RAW DATA —

= Beginning of Section =

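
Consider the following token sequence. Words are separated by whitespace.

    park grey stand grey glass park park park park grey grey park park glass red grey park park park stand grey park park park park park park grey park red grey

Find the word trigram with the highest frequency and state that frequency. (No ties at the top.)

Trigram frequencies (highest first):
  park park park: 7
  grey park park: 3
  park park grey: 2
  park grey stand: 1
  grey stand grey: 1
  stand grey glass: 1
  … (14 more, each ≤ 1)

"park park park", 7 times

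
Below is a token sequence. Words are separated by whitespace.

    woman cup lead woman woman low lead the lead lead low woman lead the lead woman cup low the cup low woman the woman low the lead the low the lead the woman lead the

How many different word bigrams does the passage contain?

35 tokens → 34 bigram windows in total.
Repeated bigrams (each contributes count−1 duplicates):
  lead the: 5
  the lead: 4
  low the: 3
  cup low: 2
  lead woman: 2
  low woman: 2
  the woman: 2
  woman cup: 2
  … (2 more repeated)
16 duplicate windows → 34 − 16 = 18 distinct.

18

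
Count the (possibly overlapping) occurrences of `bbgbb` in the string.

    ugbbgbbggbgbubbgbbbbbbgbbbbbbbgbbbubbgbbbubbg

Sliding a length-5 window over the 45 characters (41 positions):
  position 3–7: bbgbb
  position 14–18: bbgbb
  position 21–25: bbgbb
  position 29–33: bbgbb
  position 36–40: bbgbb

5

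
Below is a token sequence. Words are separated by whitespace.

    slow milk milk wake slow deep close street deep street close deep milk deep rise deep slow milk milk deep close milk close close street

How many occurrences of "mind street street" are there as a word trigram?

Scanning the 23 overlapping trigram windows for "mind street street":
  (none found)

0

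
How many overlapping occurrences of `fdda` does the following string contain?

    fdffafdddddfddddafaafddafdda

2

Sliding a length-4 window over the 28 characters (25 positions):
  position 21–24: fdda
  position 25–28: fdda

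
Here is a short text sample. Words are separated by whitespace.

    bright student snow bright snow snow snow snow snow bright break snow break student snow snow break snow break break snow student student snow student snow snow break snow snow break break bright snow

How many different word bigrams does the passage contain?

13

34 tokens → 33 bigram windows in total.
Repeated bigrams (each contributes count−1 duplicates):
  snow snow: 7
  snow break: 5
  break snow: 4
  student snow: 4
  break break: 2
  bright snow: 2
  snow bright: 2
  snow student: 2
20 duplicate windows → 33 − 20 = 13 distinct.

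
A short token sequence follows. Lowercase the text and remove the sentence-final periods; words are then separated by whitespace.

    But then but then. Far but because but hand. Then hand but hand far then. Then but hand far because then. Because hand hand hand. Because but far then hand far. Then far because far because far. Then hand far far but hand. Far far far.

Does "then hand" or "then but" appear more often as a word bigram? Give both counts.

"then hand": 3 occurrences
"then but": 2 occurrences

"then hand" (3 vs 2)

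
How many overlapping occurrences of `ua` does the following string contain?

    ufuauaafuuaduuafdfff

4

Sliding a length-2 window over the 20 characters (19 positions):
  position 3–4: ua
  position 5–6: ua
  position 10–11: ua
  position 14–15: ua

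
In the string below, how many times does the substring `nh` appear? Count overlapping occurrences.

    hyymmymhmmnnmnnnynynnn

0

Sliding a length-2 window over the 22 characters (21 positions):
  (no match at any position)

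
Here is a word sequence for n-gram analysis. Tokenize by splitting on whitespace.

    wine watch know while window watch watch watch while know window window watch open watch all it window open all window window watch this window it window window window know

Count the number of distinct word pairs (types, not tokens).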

= End of Section =

TASK GOAL — Using the entries above, quote each line verbatim from the first through the line that contains "park grey stand grey".

WRITTEN SOLUTION —
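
Consider the following token sequence. Words are separated by whitespace.

    park grey stand grey glass park park park park grey grey park park glass red grey park park park stand grey park park park park park park grey park red grey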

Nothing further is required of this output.